▶ _To do_
Copy out the records below exactly as they appear.

Given data below:

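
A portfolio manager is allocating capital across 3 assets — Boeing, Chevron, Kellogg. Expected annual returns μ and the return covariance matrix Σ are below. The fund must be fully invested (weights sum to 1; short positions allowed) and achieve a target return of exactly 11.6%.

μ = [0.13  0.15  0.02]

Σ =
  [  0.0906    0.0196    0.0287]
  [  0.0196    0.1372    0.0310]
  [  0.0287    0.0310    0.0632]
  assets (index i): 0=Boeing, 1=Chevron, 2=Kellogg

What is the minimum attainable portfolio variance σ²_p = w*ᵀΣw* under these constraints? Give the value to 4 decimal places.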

End of Given data.

▶ _Exercise response_
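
A portfolio manager is allocating capital across 3 assets — Boeing, Chevron, Kellogg. Expected annual returns μ and the return covariance matrix Σ are below. The fund must be fully invested (weights sum to 1; short positions allowed) and achieve a target return of exactly 11.6%.

μ = [0.13  0.15  0.02]

Σ =
  [  0.0906    0.0196    0.0287]
  [  0.0196    0.1372    0.0310]
  [  0.0287    0.0310    0.0632]
  assets (index i): 0=Boeing, 1=Chevron, 2=Kellogg

What is the minimum attainable portfolio variance σ²_p = w*ᵀΣw* under these constraints? Give the value to 4 decimal places.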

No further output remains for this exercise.